(Beginning of MATERIAL PROVIDED)
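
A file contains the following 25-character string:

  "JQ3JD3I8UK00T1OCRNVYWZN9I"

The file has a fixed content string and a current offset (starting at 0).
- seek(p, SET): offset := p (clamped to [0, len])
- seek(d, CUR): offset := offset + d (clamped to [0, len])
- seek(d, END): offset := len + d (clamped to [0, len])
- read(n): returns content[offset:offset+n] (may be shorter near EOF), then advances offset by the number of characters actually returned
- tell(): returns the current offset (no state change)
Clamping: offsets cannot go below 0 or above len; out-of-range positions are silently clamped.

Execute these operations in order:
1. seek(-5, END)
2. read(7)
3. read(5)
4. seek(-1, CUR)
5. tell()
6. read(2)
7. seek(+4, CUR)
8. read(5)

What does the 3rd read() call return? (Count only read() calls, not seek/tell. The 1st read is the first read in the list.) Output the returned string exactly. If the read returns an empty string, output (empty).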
(End of MATERIAL PROVIDED)
# TASK TO COMPLETE:
Exact retyping is required: the line with "4. seek(-1, CUR)" through the end of the data, both ends included, and no other line.

# EXPECTED ANSWER:
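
4. seek(-1, CUR)
5. tell()
6. read(2)
7. seek(+4, CUR)
8. read(5)

What does the 3rd read() call return? (Count only read() calls, not seek/tell. The 1st read is the first read in the list.) Output the returned string exactly. If the read returns an empty string, output (empty).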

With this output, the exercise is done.